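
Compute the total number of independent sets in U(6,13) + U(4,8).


For a direct sum, |I(M1+M2)| = |I(M1)| * |I(M2)|.
|I(U(6,13))| = sum C(13,k) for k=0..6 = 4096.
|I(U(4,8))| = sum C(8,k) for k=0..4 = 163.
Total = 4096 * 163 = 667648.

667648


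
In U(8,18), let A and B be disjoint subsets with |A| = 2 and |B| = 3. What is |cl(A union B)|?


|A union B| = 2 + 3 = 5 (disjoint).
In U(8,18), cl(S) = S if |S| < 8, else cl(S) = E.
Since 5 < 8, cl(A union B) = A union B.
|cl(A union B)| = 5.

5


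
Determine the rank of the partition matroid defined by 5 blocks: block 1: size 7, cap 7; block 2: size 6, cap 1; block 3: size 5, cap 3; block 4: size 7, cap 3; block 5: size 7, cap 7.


Rank of a partition matroid = sum of min(|Si|, ci) for each block.
= min(7,7) + min(6,1) + min(5,3) + min(7,3) + min(7,7)
= 7 + 1 + 3 + 3 + 7
= 21.

21


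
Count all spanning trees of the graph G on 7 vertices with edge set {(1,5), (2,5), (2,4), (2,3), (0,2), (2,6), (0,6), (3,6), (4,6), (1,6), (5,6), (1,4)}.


By Kirchhoff's matrix tree theorem, the number of spanning trees equals
the determinant of any cofactor of the Laplacian matrix L.
G has 7 vertices and 12 edges.
Computing the (6 x 6) cofactor determinant gives 264.

264


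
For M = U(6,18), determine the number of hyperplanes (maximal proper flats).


Hyperplanes of U(6,18) are flats of rank 5.
In a uniform matroid, these are exactly the (5)-element subsets.
Count = (18 choose 5) = 8568.

8568


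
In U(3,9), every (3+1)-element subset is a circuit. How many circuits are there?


In U(3,9), circuits are the (4)-element subsets.
Any set of 4 elements is dependent, and removing any one element gives
an independent set of size 3, so it is a minimal dependent set.
Number of circuits = (9 choose 4) = 126.

126


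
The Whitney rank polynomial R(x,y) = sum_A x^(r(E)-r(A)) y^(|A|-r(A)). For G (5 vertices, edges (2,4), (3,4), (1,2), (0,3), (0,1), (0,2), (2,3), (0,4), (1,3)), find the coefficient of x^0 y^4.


R(x,y) = sum over A in 2^E of x^(r(E)-r(A)) * y^(|A|-r(A)).
G has 5 vertices, 9 edges. r(E) = 4.
Enumerate all 2^9 = 512 subsets.
Count subsets with r(E)-r(A)=0 and |A|-r(A)=4: 9.

9


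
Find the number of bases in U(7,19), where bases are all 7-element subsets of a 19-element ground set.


Bases of U(7,19) are all 7-element subsets of the 19-element ground set.
Number of bases = C(19,7).
C(19,7) = 19! / (7! * 12!) = 50388.

50388


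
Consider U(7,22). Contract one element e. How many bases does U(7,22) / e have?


Contracting e from U(7,22) gives U(6,21).
Bases of U(6,21) = C(21,6) = 21! / (6! * 15!) = 54264.

54264


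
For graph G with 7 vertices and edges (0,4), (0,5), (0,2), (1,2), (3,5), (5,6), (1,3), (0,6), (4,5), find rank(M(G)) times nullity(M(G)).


r(M) = |V| - c = 7 - 1 = 6.
nullity = |E| - r(M) = 9 - 6 = 3.
Product = 6 * 3 = 18.

18


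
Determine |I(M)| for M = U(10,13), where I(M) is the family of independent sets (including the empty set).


Independent sets of U(10,13) are all subsets of size <= 10.
Count = (13 choose 0) + (13 choose 1) + (13 choose 2) + (13 choose 3) + (13 choose 4) + (13 choose 5) + (13 choose 6) + (13 choose 7) + (13 choose 8) + (13 choose 9) + (13 choose 10)
     = 1 + 13 + 78 + 286 + 715 + 1287 + 1716 + 1716 + 1287 + 715 + 286
     = 8100.

8100


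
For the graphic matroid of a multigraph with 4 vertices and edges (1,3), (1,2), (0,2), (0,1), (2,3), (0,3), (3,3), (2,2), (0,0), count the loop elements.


In a graphic matroid, a loop is a self-loop edge (u,u) with rank 0.
Examining all 9 edges for self-loops...
Self-loops found: (3,3), (2,2), (0,0)
Number of loops = 3.

3


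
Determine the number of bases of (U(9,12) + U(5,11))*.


(M1+M2)* = M1* + M2*.
M1* = U(3,12), bases: C(12,3) = 220.
M2* = U(6,11), bases: C(11,6) = 462.
|B(M*)| = 220 * 462 = 101640.

101640


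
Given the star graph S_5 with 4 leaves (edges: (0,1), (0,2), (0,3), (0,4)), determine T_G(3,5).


A star on 5 vertices is a tree with 4 edges.
T(x,y) = x^(4) for any tree.
T(3,5) = 3^4 = 81.

81


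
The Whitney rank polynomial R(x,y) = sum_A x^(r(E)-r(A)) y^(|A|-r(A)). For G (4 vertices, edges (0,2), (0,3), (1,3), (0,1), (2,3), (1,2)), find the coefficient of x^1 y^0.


R(x,y) = sum over A in 2^E of x^(r(E)-r(A)) * y^(|A|-r(A)).
G has 4 vertices, 6 edges. r(E) = 3.
Enumerate all 2^6 = 64 subsets.
Count subsets with r(E)-r(A)=1 and |A|-r(A)=0: 15.

15


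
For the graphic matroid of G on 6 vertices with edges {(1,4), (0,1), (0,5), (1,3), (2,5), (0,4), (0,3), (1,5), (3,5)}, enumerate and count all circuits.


A circuit in a graphic matroid = edge set of a simple cycle.
G has 6 vertices and 9 edges.
Enumerating all minimal edge subsets forming cycles...
Total circuits found: 12.

12


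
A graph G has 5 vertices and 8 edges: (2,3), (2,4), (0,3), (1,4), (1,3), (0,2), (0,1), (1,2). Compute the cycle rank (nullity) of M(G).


Cycle rank (nullity) = |E| - r(M) = |E| - (|V| - c).
|E| = 8, |V| = 5, c = 1.
Nullity = 8 - (5 - 1) = 8 - 4 = 4.

4


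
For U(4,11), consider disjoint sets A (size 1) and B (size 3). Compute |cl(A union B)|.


|A union B| = 1 + 3 = 4 (disjoint).
In U(4,11), cl(S) = S if |S| < 4, else cl(S) = E.
Since 4 >= 4, cl(A union B) = E.
|cl(A union B)| = 11.

11


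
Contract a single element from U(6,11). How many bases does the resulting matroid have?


Contracting e from U(6,11) gives U(5,10).
Bases of U(5,10) = (10 choose 5) = 252.

252


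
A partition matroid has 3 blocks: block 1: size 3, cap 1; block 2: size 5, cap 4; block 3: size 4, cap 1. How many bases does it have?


A basis picks exactly ci elements from block i.
Number of bases = product of C(|Si|, ci).
= C(3,1) * C(5,4) * C(4,1)
= 3 * 5 * 4
= 60.

60


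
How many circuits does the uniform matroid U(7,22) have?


In U(7,22), circuits are the (8)-element subsets.
Any set of 8 elements is dependent, and removing any one element gives
an independent set of size 7, so it is a minimal dependent set.
Number of circuits = C(22,8) = 319770.

319770


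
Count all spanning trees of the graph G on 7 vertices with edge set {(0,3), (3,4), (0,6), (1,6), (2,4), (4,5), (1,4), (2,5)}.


By Kirchhoff's matrix tree theorem, the number of spanning trees equals
the determinant of any cofactor of the Laplacian matrix L.
G has 7 vertices and 8 edges.
Computing the (6 x 6) cofactor determinant gives 15.

15


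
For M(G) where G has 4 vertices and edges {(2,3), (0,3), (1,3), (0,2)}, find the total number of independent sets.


An independent set in a graphic matroid is an acyclic edge subset.
G has 4 vertices and 4 edges.
Enumerate all 2^4 = 16 subsets, checking for acyclicity.
Total independent sets = 14.

14


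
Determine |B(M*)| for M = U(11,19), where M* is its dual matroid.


The dual of U(r,n) is U(n-r, n) = U(8,19).
Bases of U(8,19) are all (8)-element subsets.
|B(M*)| = C(19,8) = 19! / (8! * 11!) = 75582.

75582


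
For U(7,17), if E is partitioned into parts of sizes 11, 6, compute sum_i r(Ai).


r(Ai) = min(|Ai|, 7) for each part.
Sum = min(11,7) + min(6,7)
    = 7 + 6
    = 13.

13


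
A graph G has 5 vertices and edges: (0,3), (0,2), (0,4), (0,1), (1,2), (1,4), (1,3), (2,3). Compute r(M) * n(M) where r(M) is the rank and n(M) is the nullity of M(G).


r(M) = |V| - c = 5 - 1 = 4.
nullity = |E| - r(M) = 8 - 4 = 4.
Product = 4 * 4 = 16.

16


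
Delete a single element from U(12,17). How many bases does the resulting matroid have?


Deleting e from U(12,17) gives U(12,16) since n > r.
Bases of U(12,16) = (16 choose 12) = 1820.

1820


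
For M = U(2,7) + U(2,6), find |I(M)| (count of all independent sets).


For a direct sum, |I(M1+M2)| = |I(M1)| * |I(M2)|.
|I(U(2,7))| = sum C(7,k) for k=0..2 = 29.
|I(U(2,6))| = sum C(6,k) for k=0..2 = 22.
Total = 29 * 22 = 638.

638


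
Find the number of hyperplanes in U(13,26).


Hyperplanes of U(13,26) are flats of rank 12.
In a uniform matroid, these are exactly the (12)-element subsets.
Count = (26 choose 12) = 9657700.

9657700


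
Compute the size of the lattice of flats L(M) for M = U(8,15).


Flats of U(8,15): every subset of size < 8 is a flat, plus E itself.
Count = C(15,0) + C(15,1) + C(15,2) + C(15,3) + C(15,4) + C(15,5) + C(15,6) + C(15,7) + 1
     = 1 + 15 + 105 + 455 + 1365 + 3003 + 5005 + 6435 + 1
     = 16385.

16385


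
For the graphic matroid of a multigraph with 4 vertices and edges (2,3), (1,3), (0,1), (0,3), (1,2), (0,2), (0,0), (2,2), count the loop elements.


In a graphic matroid, a loop is a self-loop edge (u,u) with rank 0.
Examining all 8 edges for self-loops...
Self-loops found: (0,0), (2,2)
Number of loops = 2.

2


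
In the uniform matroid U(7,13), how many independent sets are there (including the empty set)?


Independent sets of U(7,13) are all subsets of size <= 7.
Count = (13 choose 0) + (13 choose 1) + (13 choose 2) + (13 choose 3) + (13 choose 4) + (13 choose 5) + (13 choose 6) + (13 choose 7)
     = 1 + 13 + 78 + 286 + 715 + 1287 + 1716 + 1716
     = 5812.

5812


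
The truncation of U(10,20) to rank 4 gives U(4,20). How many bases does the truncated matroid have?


Truncating U(10,20) to rank 4 gives U(4,20).
Bases of U(4,20) are all 4-element subsets of 20 elements.
Number of bases = C(20,4) = (20 * 19 * 18 * 17) / (1 * 2 * 3 * 4) = 4845.

4845


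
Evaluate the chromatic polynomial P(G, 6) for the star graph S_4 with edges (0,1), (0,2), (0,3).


P(tree, k) = k * (k-1)^(3) for any tree on 4 vertices.
P(6) = 6 * 5^3 = 6 * 125 = 750.

750


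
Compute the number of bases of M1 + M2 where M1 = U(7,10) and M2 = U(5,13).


Bases of a direct sum M1 + M2: |B| = |B(M1)| * |B(M2)|.
|B(U(7,10))| = C(10,7) = 120.
|B(U(5,13))| = C(13,5) = 1287.
Total bases = 120 * 1287 = 154440.

154440


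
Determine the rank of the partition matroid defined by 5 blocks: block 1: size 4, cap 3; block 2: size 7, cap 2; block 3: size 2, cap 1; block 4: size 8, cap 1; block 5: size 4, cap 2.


Rank of a partition matroid = sum of min(|Si|, ci) for each block.
= min(4,3) + min(7,2) + min(2,1) + min(8,1) + min(4,2)
= 3 + 2 + 1 + 1 + 2
= 9.

9


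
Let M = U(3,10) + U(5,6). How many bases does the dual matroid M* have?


(M1+M2)* = M1* + M2*.
M1* = U(7,10), bases: C(10,7) = 120.
M2* = U(1,6), bases: C(6,1) = 6.
|B(M*)| = 120 * 6 = 720.

720


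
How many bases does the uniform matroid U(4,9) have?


Bases of U(4,9) are all 4-element subsets of the 9-element ground set.
Number of bases = C(9,4).
C(9,4) = (9 * 8 * 7 * 6) / (1 * 2 * 3 * 4) = 126.

126


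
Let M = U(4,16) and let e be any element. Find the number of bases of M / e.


Contracting e from U(4,16) gives U(3,15).
Bases of U(3,15) = (15 choose 3) = 455.

455


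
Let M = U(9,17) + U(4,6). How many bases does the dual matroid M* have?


(M1+M2)* = M1* + M2*.
M1* = U(8,17), bases: C(17,8) = 24310.
M2* = U(2,6), bases: C(6,2) = 15.
|B(M*)| = 24310 * 15 = 364650.

364650


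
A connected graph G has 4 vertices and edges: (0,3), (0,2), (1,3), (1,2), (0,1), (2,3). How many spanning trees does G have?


By Kirchhoff's matrix tree theorem, the number of spanning trees equals
the determinant of any cofactor of the Laplacian matrix L.
G has 4 vertices and 6 edges.
Computing the (3 x 3) cofactor determinant gives 16.

16


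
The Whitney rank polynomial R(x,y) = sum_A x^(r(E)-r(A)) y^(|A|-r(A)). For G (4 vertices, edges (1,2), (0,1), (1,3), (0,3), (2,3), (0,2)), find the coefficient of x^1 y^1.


R(x,y) = sum over A in 2^E of x^(r(E)-r(A)) * y^(|A|-r(A)).
G has 4 vertices, 6 edges. r(E) = 3.
Enumerate all 2^6 = 64 subsets.
Count subsets with r(E)-r(A)=1 and |A|-r(A)=1: 4.

4


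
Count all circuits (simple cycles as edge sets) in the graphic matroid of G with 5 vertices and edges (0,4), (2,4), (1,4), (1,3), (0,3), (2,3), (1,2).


A circuit in a graphic matroid = edge set of a simple cycle.
G has 5 vertices and 7 edges.
Enumerating all minimal edge subsets forming cycles...
Total circuits found: 7.

7


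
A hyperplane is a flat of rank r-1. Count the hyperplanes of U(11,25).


Hyperplanes of U(11,25) are flats of rank 10.
In a uniform matroid, these are exactly the (10)-element subsets.
Count = C(25,10) = 25! / (10! * 15!) = 3268760.

3268760


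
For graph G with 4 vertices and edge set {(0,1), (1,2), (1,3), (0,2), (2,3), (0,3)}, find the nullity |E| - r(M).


Cycle rank (nullity) = |E| - r(M) = |E| - (|V| - c).
|E| = 6, |V| = 4, c = 1.
Nullity = 6 - (4 - 1) = 6 - 3 = 3.

3


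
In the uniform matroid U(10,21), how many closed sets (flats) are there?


Flats of U(10,21): every subset of size < 10 is a flat, plus E itself.
Count = C(21,0) + C(21,1) + C(21,2) + C(21,3) + C(21,4) + C(21,5) + C(21,6) + C(21,7) + C(21,8) + C(21,9) + 1
     = 1 + 21 + 210 + 1330 + 5985 + 20349 + 54264 + 116280 + 203490 + 293930 + 1
     = 695861.

695861


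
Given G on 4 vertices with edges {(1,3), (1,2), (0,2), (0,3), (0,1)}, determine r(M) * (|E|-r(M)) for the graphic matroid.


r(M) = |V| - c = 4 - 1 = 3.
nullity = |E| - r(M) = 5 - 3 = 2.
Product = 3 * 2 = 6.

6


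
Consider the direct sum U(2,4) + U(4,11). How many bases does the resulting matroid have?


Bases of a direct sum M1 + M2: |B| = |B(M1)| * |B(M2)|.
|B(U(2,4))| = C(4,2) = 6.
|B(U(4,11))| = C(11,4) = 330.
Total bases = 6 * 330 = 1980.

1980


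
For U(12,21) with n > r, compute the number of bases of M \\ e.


Deleting e from U(12,21) gives U(12,20) since n > r.
Bases of U(12,20) = C(20,12) = 125970.

125970


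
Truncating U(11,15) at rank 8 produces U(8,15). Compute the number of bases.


Truncating U(11,15) to rank 8 gives U(8,15).
Bases of U(8,15) are all 8-element subsets of 15 elements.
Number of bases = C(15,8) = 15! / (8! * 7!) = 6435.

6435


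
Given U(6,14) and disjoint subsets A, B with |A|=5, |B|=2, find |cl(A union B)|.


|A union B| = 5 + 2 = 7 (disjoint).
In U(6,14), cl(S) = S if |S| < 6, else cl(S) = E.
Since 7 >= 6, cl(A union B) = E.
|cl(A union B)| = 14.

14


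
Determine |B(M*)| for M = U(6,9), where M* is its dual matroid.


The dual of U(r,n) is U(n-r, n) = U(3,9).
Bases of U(3,9) are all (3)-element subsets.
|B(M*)| = (9 choose 3) = 84.

84


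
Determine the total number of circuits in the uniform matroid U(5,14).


In U(5,14), circuits are the (6)-element subsets.
Any set of 6 elements is dependent, and removing any one element gives
an independent set of size 5, so it is a minimal dependent set.
Number of circuits = (14 choose 6) = 3003.

3003


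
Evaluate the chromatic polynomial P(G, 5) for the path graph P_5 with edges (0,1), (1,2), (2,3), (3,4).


P(P_5, k) = k * (k-1)^(4).
P(5) = 5 * 4^4 = 5 * 256 = 1280.

1280


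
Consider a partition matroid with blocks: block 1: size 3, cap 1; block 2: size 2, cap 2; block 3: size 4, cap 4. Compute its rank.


Rank of a partition matroid = sum of min(|Si|, ci) for each block.
= min(3,1) + min(2,2) + min(4,4)
= 1 + 2 + 4
= 7.

7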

------------------------

Nothing but the lines from the one holding "Truncating U(11,15) at" through the last line of the data may be output, and each must match exactly.

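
Truncating U(11,15) at rank 8 produces U(8,15). Compute the number of bases.


Truncating U(11,15) to rank 8 gives U(8,15).
Bases of U(8,15) are all 8-element subsets of 15 elements.
Number of bases = C(15,8) = 15! / (8! * 7!) = 6435.

6435


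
Given U(6,14) and disjoint subsets A, B with |A|=5, |B|=2, find |cl(A union B)|.


|A union B| = 5 + 2 = 7 (disjoint).
In U(6,14), cl(S) = S if |S| < 6, else cl(S) = E.
Since 7 >= 6, cl(A union B) = E.
|cl(A union B)| = 14.

14


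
Determine |B(M*)| for M = U(6,9), where M* is its dual matroid.


The dual of U(r,n) is U(n-r, n) = U(3,9).
Bases of U(3,9) are all (3)-element subsets.
|B(M*)| = (9 choose 3) = 84.

84


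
Determine the total number of circuits in the uniform matroid U(5,14).


In U(5,14), circuits are the (6)-element subsets.
Any set of 6 elements is dependent, and removing any one element gives
an independent set of size 5, so it is a minimal dependent set.
Number of circuits = (14 choose 6) = 3003.

3003


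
Evaluate the chromatic polynomial P(G, 5) for the path graph P_5 with edges (0,1), (1,2), (2,3), (3,4).


P(P_5, k) = k * (k-1)^(4).
P(5) = 5 * 4^4 = 5 * 256 = 1280.

1280


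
Consider a partition matroid with blocks: block 1: size 3, cap 1; block 2: size 2, cap 2; block 3: size 4, cap 4. Compute its rank.


Rank of a partition matroid = sum of min(|Si|, ci) for each block.
= min(3,1) + min(2,2) + min(4,4)
= 1 + 2 + 4
= 7.

7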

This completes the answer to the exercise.